*Task to carry out*: Transcribe exactly the line containing "I3: add r1, r3, r3" plus every later line in the data.

(Saved entries)
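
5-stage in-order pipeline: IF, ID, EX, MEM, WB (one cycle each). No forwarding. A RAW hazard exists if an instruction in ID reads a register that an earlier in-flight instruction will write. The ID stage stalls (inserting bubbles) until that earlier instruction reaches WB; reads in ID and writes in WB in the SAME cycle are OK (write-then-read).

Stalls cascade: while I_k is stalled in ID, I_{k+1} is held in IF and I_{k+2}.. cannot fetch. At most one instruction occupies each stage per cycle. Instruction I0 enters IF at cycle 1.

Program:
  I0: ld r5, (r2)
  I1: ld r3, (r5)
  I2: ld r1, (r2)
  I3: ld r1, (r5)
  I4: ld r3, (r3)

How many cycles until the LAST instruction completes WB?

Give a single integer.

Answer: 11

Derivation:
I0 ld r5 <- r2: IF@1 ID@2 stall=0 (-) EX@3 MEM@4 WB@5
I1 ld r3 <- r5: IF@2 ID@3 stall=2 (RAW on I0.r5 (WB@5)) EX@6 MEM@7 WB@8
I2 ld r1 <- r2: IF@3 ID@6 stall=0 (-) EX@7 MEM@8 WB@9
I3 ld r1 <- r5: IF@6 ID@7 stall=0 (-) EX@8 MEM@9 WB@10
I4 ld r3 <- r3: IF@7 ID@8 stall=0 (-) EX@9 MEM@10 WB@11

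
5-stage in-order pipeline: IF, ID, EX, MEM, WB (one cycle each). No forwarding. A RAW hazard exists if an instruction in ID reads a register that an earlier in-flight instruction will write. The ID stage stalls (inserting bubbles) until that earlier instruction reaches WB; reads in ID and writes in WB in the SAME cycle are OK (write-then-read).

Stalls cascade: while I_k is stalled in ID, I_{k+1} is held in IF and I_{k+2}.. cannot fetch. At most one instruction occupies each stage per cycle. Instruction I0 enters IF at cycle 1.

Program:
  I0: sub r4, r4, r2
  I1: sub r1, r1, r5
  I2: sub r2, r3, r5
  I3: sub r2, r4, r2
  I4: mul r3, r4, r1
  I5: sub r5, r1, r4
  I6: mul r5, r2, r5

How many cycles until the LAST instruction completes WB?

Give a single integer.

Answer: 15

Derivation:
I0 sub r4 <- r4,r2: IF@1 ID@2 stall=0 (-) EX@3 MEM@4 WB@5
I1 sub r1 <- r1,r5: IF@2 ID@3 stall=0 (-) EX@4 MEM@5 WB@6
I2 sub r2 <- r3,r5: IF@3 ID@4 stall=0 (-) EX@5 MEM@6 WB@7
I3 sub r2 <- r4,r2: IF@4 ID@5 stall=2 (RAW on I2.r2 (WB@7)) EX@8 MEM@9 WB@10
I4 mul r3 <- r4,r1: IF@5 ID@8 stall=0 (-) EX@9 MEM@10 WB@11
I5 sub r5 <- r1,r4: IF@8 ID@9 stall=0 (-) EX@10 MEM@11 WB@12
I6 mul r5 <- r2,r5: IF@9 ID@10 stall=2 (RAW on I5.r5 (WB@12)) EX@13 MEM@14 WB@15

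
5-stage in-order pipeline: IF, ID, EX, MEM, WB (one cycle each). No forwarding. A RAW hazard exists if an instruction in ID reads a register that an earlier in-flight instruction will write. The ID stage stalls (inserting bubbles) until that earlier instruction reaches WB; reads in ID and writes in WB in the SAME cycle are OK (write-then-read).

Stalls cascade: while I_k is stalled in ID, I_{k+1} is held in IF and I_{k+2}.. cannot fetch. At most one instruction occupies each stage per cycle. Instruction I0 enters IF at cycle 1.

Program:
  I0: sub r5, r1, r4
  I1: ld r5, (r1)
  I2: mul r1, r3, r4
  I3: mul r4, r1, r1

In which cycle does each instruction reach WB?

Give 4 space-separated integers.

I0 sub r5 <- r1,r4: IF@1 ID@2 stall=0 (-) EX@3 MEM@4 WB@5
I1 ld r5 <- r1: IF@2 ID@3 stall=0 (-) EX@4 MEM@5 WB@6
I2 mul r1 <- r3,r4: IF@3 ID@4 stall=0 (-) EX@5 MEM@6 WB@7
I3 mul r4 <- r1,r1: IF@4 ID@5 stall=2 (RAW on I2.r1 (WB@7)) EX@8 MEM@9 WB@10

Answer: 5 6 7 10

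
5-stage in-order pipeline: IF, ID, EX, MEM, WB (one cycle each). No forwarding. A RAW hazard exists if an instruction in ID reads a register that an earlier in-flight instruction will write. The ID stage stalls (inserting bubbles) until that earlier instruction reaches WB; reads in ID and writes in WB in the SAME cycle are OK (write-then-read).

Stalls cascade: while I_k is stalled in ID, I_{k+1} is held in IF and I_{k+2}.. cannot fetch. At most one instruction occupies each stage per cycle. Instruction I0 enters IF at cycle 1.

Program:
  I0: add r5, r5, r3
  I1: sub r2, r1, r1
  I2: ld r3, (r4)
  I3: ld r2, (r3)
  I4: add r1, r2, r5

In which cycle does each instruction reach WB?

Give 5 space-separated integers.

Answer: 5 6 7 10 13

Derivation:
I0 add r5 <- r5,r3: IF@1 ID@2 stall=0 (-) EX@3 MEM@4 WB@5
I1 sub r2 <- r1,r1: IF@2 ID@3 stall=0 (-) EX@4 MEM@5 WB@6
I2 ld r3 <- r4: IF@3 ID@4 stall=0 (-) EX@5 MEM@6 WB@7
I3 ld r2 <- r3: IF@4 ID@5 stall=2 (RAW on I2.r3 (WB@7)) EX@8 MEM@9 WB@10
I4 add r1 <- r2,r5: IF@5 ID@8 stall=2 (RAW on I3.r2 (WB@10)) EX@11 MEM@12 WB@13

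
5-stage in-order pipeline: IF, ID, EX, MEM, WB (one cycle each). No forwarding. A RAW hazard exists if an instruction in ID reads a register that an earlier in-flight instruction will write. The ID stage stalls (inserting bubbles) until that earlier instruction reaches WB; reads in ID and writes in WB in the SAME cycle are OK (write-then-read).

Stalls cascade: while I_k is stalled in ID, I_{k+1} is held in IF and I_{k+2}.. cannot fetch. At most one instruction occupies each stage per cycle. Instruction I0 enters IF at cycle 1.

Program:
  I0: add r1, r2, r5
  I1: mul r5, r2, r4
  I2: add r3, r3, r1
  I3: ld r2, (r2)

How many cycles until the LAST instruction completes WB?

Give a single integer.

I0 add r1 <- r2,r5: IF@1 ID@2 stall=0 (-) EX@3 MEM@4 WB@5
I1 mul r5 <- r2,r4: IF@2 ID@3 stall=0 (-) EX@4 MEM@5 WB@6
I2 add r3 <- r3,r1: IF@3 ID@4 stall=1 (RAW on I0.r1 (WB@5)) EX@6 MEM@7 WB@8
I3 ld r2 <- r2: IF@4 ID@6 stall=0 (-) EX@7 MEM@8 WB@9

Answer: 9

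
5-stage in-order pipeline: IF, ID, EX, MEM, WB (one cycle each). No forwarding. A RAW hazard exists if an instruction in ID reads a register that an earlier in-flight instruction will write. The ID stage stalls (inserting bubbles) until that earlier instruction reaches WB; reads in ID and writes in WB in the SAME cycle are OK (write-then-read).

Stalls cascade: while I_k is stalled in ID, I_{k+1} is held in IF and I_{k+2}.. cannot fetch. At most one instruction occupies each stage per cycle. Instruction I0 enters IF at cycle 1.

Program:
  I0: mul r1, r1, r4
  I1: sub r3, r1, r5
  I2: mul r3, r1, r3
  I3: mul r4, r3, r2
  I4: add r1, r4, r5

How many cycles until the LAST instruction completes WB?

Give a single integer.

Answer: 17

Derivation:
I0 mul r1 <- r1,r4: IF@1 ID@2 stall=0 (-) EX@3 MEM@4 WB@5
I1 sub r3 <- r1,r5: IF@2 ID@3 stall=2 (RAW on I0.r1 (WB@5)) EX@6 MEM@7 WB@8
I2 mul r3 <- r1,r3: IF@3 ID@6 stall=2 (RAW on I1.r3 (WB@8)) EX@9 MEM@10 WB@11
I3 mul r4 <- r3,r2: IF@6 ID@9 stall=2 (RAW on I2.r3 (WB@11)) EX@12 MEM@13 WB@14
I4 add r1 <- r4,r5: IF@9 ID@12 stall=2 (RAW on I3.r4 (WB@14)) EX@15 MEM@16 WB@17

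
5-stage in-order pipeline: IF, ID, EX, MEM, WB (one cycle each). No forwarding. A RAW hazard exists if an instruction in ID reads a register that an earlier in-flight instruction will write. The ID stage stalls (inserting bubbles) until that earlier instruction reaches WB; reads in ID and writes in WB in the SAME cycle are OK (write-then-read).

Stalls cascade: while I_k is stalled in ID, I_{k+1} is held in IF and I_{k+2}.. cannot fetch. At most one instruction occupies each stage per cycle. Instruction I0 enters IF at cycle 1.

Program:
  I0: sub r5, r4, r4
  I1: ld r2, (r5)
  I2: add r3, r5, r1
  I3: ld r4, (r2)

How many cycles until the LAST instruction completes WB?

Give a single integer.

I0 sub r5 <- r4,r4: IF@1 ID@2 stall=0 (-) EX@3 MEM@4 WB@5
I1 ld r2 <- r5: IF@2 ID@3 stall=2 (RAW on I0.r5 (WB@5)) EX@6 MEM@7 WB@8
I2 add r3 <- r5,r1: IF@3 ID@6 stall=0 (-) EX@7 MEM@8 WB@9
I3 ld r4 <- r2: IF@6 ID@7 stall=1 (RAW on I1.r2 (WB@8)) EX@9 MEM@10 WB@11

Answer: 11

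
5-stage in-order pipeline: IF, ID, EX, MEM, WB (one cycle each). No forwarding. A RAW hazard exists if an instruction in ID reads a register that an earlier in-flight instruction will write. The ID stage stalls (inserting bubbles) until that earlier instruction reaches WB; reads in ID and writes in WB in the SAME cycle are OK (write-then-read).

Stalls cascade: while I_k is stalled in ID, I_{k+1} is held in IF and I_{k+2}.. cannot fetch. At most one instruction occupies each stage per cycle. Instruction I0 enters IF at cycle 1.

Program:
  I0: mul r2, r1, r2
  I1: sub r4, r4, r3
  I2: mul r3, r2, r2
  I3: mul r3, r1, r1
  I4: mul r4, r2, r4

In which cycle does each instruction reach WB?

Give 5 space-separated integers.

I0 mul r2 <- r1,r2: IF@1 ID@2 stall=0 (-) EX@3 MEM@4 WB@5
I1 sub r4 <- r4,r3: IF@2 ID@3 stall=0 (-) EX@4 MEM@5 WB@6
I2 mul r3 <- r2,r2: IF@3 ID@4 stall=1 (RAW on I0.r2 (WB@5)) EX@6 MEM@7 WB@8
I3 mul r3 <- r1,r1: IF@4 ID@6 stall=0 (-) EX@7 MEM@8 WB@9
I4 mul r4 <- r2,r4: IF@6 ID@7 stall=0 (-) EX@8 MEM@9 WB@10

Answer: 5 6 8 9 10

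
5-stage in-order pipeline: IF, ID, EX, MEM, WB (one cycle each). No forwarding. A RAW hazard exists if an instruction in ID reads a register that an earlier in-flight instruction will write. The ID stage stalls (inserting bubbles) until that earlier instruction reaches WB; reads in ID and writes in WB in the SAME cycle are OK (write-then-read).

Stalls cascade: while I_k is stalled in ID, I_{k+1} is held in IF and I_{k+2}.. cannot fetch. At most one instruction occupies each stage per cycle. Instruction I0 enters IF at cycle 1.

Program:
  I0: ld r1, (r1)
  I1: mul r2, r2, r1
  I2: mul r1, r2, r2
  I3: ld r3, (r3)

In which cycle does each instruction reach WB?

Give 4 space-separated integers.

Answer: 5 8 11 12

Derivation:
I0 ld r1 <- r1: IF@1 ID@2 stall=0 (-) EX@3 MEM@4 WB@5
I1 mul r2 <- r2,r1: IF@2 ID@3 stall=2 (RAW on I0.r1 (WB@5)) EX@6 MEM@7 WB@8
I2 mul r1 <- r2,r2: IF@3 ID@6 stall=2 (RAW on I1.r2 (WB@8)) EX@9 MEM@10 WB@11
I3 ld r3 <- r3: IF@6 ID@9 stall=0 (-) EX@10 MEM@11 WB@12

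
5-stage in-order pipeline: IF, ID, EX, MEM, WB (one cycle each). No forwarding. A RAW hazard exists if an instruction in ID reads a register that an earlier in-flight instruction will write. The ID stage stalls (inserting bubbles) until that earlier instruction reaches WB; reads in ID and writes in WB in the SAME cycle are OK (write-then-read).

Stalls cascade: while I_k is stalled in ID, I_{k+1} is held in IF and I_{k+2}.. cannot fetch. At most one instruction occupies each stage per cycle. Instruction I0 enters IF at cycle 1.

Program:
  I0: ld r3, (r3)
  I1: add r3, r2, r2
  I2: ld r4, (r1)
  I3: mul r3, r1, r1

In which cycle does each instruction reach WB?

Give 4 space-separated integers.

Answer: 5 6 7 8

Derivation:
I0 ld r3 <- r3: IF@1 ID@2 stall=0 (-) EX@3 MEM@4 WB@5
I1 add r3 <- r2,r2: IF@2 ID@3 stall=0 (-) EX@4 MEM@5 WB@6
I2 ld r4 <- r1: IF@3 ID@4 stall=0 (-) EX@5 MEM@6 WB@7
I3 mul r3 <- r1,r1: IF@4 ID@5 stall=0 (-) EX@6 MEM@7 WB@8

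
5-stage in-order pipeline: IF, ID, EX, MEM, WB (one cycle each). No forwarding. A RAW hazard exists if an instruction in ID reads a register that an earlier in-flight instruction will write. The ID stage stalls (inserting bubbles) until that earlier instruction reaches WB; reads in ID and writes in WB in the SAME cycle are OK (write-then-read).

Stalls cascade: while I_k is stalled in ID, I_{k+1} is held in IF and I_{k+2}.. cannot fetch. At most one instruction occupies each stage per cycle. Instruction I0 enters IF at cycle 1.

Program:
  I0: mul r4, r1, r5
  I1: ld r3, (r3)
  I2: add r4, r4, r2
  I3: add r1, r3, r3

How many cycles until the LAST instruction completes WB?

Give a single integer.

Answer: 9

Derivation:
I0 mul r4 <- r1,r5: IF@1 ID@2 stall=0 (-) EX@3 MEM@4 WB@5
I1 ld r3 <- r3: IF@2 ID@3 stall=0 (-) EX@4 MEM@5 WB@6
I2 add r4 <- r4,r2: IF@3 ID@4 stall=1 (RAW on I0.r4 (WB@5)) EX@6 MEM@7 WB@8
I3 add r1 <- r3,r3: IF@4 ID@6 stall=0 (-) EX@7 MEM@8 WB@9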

*Finished exercise*:
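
  I3: add r1, r3, r3

How many cycles until the LAST instruction completes WB?

Give a single integer.

Answer: 9

Derivation:
I0 mul r4 <- r1,r5: IF@1 ID@2 stall=0 (-) EX@3 MEM@4 WB@5
I1 ld r3 <- r3: IF@2 ID@3 stall=0 (-) EX@4 MEM@5 WB@6
I2 add r4 <- r4,r2: IF@3 ID@4 stall=1 (RAW on I0.r4 (WB@5)) EX@6 MEM@7 WB@8
I3 add r1 <- r3,r3: IF@4 ID@6 stall=0 (-) EX@7 MEM@8 WB@9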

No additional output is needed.